■ Activity: Scan each line of the records for the word "Answer" and extract the ones that have it.

■ Recorded information:
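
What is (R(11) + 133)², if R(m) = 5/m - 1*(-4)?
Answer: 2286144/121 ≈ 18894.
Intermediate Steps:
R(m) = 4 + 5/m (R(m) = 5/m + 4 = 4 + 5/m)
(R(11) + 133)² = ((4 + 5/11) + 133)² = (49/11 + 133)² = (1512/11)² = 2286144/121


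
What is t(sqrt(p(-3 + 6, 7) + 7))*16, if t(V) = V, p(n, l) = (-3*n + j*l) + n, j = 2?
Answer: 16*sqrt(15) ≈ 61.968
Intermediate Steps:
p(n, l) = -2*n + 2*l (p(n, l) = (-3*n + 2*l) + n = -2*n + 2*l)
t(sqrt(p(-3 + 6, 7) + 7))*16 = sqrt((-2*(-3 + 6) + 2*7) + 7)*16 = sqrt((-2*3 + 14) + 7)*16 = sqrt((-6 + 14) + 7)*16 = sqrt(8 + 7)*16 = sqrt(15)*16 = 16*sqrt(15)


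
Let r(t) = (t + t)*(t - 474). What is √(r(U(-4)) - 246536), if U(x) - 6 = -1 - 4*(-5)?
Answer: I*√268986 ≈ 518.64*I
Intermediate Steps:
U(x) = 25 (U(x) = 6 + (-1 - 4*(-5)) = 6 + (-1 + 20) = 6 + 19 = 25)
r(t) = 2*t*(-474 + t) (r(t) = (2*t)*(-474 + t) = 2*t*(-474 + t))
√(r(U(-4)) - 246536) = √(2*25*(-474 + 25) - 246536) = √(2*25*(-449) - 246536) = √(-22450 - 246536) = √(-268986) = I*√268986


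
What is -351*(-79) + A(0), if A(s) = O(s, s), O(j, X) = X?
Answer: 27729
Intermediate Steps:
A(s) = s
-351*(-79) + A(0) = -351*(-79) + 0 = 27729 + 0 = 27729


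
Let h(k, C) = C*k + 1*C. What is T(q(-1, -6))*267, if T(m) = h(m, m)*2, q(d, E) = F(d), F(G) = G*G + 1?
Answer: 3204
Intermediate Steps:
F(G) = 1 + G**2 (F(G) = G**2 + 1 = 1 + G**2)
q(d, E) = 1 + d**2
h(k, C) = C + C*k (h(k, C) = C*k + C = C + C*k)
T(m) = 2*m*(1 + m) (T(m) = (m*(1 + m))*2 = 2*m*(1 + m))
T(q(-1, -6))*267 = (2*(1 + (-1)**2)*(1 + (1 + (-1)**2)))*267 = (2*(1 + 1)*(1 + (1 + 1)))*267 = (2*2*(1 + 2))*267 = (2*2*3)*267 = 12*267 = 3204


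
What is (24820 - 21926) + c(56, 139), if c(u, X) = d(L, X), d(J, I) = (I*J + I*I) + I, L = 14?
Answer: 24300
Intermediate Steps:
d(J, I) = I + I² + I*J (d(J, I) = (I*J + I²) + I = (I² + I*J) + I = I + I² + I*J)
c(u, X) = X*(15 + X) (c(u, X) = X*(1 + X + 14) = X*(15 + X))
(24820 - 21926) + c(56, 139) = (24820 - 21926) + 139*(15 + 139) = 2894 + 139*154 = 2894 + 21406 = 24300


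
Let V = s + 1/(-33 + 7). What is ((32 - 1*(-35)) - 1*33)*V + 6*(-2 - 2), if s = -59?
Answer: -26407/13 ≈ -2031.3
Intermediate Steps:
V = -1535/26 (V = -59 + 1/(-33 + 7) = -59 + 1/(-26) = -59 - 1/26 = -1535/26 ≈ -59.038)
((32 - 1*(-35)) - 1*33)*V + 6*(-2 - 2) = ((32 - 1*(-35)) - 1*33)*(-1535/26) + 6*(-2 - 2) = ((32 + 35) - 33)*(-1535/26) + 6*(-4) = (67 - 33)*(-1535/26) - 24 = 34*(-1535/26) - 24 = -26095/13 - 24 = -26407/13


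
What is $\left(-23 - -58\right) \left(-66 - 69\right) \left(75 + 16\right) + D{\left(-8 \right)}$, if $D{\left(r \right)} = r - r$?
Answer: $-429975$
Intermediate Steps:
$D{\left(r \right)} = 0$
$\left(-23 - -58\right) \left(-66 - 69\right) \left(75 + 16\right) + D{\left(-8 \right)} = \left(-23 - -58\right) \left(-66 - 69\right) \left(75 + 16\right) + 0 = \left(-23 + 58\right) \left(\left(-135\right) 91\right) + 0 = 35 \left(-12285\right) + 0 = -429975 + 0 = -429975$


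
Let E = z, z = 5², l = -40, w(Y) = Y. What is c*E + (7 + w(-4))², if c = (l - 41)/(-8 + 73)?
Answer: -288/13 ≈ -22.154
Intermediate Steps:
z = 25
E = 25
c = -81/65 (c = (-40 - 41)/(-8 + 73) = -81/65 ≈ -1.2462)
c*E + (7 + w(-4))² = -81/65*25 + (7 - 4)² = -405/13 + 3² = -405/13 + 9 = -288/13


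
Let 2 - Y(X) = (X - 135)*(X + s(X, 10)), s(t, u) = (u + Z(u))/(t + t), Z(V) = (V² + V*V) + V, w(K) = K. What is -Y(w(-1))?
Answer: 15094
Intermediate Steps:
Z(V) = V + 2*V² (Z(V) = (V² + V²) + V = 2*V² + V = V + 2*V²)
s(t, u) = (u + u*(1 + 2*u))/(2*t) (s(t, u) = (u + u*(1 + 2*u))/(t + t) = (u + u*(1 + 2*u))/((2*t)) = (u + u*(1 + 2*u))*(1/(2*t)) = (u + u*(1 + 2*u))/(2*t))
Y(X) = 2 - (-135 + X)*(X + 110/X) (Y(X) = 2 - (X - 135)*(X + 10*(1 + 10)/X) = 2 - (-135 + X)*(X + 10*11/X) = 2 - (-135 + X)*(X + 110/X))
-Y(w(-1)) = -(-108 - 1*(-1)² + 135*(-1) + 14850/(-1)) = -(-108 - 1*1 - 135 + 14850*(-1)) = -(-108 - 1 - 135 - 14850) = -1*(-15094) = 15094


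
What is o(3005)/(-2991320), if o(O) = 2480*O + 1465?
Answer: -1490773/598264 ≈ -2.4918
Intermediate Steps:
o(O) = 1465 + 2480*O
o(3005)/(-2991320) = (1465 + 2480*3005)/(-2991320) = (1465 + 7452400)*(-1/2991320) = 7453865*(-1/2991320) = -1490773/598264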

■ Solution to the exercise:
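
Answer: 2286144/121 ≈ 18894.
Answer: 16*sqrt(15) ≈ 61.968
Answer: I*√268986 ≈ 518.64*I
Answer: 27729
Answer: 3204
Answer: 24300
Answer: -26407/13 ≈ -2031.3
Answer: $-429975$
Answer: -288/13 ≈ -22.154
Answer: 15094
Answer: -1490773/598264 ≈ -2.4918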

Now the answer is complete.